Stored data entries:

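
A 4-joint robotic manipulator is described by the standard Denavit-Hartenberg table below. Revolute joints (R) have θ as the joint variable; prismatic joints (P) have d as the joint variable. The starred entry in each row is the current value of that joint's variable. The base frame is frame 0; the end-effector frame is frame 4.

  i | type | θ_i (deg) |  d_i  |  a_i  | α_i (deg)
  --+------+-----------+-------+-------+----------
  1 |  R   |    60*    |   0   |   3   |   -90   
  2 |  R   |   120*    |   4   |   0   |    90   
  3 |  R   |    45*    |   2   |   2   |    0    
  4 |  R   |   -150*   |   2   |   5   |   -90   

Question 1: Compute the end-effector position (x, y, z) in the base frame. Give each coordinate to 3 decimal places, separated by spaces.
after link 1: o_1 = (1.5000, 2.5981, 0.0000)
after link 2: o_2 = (-1.9641, 4.5981, 0.0000)
after link 3: o_3 = (-2.6764, 6.1928, -2.2247)
after link 4: o_4 = (2.6958, 5.8384, -2.1040)

2.696 5.838 -2.104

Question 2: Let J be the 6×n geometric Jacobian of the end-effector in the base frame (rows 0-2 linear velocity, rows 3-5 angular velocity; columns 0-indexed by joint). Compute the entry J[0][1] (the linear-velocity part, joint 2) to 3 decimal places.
-1.052

axis z_1 = (-0.8660,0.5000,0.0000); lever o_n−o_1 = (1.1958,3.2403,-2.1040)
cross product → J_v[:, 1] = (-1.0520,-1.8221,-3.4040)
J_ω[:, 1] = z_1
entry J[0][1] = -1.0520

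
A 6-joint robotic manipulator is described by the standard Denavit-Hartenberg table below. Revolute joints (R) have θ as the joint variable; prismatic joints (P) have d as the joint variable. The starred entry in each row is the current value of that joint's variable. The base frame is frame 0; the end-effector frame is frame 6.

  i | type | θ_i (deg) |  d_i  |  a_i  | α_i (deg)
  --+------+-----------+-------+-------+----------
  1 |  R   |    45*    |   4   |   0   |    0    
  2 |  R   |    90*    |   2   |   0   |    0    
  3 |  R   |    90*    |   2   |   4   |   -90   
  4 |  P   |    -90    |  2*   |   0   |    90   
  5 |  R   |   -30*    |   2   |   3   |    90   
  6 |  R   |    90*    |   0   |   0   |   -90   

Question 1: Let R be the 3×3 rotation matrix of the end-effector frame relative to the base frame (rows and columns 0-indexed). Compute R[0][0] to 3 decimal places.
0.707

End-effector x-axis (col 0 of R) = (0.7071,0.7071,0.0000)
R[0][0] = 0.7071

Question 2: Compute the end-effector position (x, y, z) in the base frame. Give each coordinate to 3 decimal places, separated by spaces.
after link 1: o_1 = (0.0000, 0.0000, 4.0000)
after link 2: o_2 = (0.0000, 0.0000, 6.0000)
after link 3: o_3 = (-2.8284, -2.8284, 8.0000)
after link 4: o_4 = (-1.4142, -4.2426, 8.0000)
after link 5: o_5 = (-1.0607, -1.7678, 10.5981)
after link 6: o_6 = (-1.0607, -1.7678, 10.5981)

-1.061 -1.768 10.598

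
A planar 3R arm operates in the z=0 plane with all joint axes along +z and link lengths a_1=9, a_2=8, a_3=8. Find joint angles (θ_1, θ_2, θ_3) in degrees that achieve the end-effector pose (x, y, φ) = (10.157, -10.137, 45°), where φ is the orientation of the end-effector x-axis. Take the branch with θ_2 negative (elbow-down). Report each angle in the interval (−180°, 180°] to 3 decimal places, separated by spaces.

wrist centre = target − a_3·(cos φ, sin φ) = (4.5001, -15.7939)
cos θ_2 = (269.6971−9²−8²)/(2·9·8) = 0.8660; θ_2 = -30.0084° (elbow-down)
β = atan2(-15.7939,4.5001) = -74.0961°; ψ = atan2(-4.0010,15.9276) = -14.1009°
θ_1 = β − ψ = -59.9952°
θ_3 = φ − θ_1 − θ_2 = 135.0036° (wrapped to (-180°,180°])

-59.995 -30.008 135.004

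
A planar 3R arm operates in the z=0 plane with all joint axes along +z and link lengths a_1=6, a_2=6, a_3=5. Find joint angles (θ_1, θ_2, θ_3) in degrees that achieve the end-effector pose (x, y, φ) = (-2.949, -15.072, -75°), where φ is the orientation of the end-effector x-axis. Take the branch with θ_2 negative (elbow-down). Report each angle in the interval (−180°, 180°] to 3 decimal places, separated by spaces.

wrist centre = target − a_3·(cos φ, sin φ) = (-4.2431, -10.2424)
cos θ_2 = (122.9100−6²−6²)/(2·6·6) = 0.7071; θ_2 = -45.0019° (elbow-down)
β = atan2(-10.2424,-4.2431) = -112.5027°; ψ = atan2(-4.2428,10.2425) = -22.5009°
θ_1 = β − ψ = -90.0018°
θ_3 = φ − θ_1 − θ_2 = 60.0036° (wrapped to (-180°,180°])

-90.002 -45.002 60.004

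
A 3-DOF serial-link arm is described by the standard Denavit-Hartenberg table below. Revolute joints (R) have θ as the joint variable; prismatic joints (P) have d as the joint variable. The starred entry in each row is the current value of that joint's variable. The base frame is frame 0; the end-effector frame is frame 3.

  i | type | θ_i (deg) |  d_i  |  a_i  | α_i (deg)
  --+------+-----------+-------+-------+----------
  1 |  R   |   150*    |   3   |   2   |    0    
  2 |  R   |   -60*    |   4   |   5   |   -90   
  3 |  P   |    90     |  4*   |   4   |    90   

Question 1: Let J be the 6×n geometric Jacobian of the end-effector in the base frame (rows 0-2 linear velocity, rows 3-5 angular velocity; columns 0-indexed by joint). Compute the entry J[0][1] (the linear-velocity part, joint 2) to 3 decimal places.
axis z_1 = (0.0000,0.0000,1.0000); lever o_n−o_1 = (-4.0000,5.0000,0.0000)
cross product → J_v[:, 1] = (-5.0000,-4.0000,0.0000)
J_ω[:, 1] = z_1
entry J[0][1] = -5.0000

-5.000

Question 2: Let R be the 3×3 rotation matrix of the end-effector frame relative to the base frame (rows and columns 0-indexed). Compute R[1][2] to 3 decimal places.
End-effector z-axis (col 2 of R) = (-0.0000,1.0000,0.0000)
R[1][2] = 1.0000

1.000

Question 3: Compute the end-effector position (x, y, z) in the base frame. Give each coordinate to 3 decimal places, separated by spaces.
after link 1: o_1 = (-1.7321, 1.0000, 3.0000)
after link 2: o_2 = (-1.7321, 6.0000, 7.0000)
after link 3: o_3 = (-5.7321, 6.0000, 3.0000)

-5.732 6.000 3.000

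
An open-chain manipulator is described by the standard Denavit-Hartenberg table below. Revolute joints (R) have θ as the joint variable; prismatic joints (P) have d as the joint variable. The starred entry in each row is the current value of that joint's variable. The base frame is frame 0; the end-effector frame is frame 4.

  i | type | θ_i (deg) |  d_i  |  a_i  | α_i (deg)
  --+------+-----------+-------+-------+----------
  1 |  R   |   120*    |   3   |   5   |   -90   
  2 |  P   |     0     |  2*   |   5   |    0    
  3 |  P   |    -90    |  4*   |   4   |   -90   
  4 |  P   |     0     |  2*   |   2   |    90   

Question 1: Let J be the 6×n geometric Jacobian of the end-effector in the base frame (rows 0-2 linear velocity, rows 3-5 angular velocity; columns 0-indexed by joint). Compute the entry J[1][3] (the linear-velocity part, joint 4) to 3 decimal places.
0.866

prismatic axis z_3 = (-0.5000,0.8660,-0.0000)
J_v[:, 3] = z_3; J_ω[:, 3] = (0,0,0)
entry J[1][3] = 0.8660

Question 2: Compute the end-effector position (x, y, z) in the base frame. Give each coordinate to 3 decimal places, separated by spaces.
-11.196 7.392 9.000

after link 1: o_1 = (-2.5000, 4.3301, 3.0000)
after link 2: o_2 = (-6.7321, 7.6603, 3.0000)
after link 3: o_3 = (-10.1962, 5.6603, 7.0000)
after link 4: o_4 = (-11.1962, 7.3923, 9.0000)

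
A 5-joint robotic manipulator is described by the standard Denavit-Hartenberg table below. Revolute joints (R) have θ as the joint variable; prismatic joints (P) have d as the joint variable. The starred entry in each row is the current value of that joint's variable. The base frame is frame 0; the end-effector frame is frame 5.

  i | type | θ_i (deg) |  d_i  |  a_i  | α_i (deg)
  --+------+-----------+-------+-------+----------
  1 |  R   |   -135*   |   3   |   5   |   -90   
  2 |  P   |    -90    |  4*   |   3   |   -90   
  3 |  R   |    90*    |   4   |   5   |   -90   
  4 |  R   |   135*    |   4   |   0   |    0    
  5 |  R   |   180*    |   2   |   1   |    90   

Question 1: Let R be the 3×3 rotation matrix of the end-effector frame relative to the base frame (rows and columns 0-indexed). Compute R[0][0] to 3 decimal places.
End-effector x-axis (col 0 of R) = (-1.0000,-0.0000,0.0000)
R[0][0] = -1.0000

-1.000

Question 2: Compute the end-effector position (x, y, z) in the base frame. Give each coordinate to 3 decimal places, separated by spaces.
-8.071 -5.657 0.000

after link 1: o_1 = (-3.5355, -3.5355, 3.0000)
after link 2: o_2 = (-0.7071, -6.3640, 6.0000)
after link 3: o_3 = (-7.0711, -5.6569, 6.0000)
after link 4: o_4 = (-7.0711, -5.6569, 2.0000)
after link 5: o_5 = (-8.0711, -5.6569, 0.0000)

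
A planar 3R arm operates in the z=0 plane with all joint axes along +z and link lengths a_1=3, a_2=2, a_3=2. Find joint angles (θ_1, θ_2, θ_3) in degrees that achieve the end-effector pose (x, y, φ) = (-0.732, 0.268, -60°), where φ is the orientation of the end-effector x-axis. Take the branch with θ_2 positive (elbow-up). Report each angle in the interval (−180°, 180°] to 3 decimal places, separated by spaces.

89.998 120.000 90.002

wrist centre = target − a_3·(cos φ, sin φ) = (-1.7320, 2.0001)
cos θ_2 = (7.0000−3²−2²)/(2·3·2) = -0.5000; θ_2 = 119.9998° (elbow-up)
β = atan2(2.0001,-1.7320) = 130.8918°; ψ = atan2(1.7321,2.0000) = 40.8934°
θ_1 = β − ψ = 89.9985°
θ_3 = φ − θ_1 − θ_2 = 90.0017° (wrapped to (-180°,180°])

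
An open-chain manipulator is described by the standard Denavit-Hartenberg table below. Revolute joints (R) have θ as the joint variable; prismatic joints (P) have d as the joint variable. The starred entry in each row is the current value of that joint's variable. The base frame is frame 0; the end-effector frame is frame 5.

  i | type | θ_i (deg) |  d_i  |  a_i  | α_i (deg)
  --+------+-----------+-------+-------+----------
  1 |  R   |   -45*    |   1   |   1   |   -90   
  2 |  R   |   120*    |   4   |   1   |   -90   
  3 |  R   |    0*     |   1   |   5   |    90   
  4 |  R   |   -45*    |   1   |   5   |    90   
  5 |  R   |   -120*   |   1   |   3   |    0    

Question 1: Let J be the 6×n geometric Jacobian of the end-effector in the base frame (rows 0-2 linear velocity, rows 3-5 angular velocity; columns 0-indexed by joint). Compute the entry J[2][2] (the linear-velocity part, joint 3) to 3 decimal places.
1.384

axis z_2 = (-0.6124,0.6124,0.5000); lever o_n−o_2 = (-2.1866,-0.0734,-6.9520)
cross product → J_v[:, 2] = (-4.2205,-5.3505,1.3840)
J_ω[:, 2] = z_2
entry J[2][2] = 1.3840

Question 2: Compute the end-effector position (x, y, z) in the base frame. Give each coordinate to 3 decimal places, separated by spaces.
after link 1: o_1 = (0.7071, -0.7071, 1.0000)
after link 2: o_2 = (3.1820, 2.4749, 0.1340)
after link 3: o_3 = (0.8018, 4.8550, -3.6962)
after link 4: o_4 = (2.4240, 4.6471, -8.5258)
after link 5: o_5 = (0.9954, 2.4014, -6.8181)

0.995 2.401 -6.818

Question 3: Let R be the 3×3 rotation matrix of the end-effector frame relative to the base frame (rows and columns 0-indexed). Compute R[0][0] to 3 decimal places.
-0.704

End-effector x-axis (col 0 of R) = (-0.7039,-0.5209,0.4830)
R[0][0] = -0.7039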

### Exercise aim
What lines in the records contain the word "open"? Return each one.

### Answer section
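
An open-chain manipulator is described by the standard Denavit-Hartenberg table below. Revolute joints (R) have θ as the joint variable; prismatic joints (P) have d as the joint variable. The starred entry in each row is the current value of that joint's variable. The base frame is frame 0; the end-effector frame is frame 4.
An open-chain manipulator is described by the standard Denavit-Hartenberg table below. Revolute joints (R) have θ as the joint variable; prismatic joints (P) have d as the joint variable. The starred entry in each row is the current value of that joint's variable. The base frame is frame 0; the end-effector frame is frame 5.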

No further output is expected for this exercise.